──────── MATERIAL FOR THIS EXERCISE

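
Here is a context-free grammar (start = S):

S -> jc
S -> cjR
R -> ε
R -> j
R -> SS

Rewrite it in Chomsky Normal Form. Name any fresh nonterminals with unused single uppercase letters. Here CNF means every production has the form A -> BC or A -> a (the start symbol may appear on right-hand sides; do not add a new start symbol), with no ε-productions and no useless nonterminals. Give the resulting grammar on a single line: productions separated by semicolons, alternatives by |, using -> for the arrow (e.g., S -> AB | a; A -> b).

S -> AB | AC | BA; A -> c; B -> j; C -> BR; R -> j | SS

Nullable: {R}; after ε-elimination: S -> cj | jc | cjR; R -> j | SS.
No unit productions to eliminate.
TERM: introduce A -> c, B -> j and substitute in every rule of length ≥2.
BIN: S -> ABR becomes S -> AC, C -> BR.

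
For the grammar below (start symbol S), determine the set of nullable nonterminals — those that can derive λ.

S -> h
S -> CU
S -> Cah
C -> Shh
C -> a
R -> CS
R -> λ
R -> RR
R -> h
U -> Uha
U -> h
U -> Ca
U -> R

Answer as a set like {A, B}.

Directly nullable (have an ε-rule): {R}.
U is nullable via U -> R (every symbol on the right is already known nullable).
Not nullable: C, S — each has a terminal in every rule's right-hand side or depends on a non-nullable symbol.

{R, U}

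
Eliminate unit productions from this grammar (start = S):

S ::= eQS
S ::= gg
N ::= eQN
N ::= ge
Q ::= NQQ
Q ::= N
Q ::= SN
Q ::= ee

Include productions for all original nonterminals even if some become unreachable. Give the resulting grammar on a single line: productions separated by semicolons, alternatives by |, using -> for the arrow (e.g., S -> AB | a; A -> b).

S -> gg | eQS; N -> ge | eQN; Q -> SN | ee | ge | NQQ | eQN

Unit productions: Q->N.
Unit pairs (A ⇒* B via units): (Q,N).
S: inherits non-unit rules of {S} → eQS | gg.
N: inherits non-unit rules of {N} → eQN | ge.
Q: inherits non-unit rules of {N, Q} → NQQ | SN | eQN | ee | ge.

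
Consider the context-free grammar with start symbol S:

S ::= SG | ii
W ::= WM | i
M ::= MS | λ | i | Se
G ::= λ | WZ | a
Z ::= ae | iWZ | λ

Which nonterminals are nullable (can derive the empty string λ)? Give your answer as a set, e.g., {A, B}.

{G, M, Z}

Directly nullable (have an ε-rule): {G, M, Z}.
Not nullable: S, W — each has a terminal in every rule's right-hand side or depends on a non-nullable symbol.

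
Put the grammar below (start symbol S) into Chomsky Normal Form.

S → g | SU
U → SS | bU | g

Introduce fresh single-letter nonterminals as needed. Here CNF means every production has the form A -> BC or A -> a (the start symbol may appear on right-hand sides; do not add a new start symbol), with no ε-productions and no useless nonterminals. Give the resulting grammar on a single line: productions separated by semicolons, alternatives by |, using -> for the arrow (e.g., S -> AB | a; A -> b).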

────────────────

[PROBLEM TO SOLVE]:
Search the material for the string "below" and show every line that has it.

[TASK SOLUTION]:
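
For the grammar below (start symbol S), determine the set of nullable nonterminals — those that can derive λ.
Put the grammar below (start symbol S) into Chomsky Normal Form.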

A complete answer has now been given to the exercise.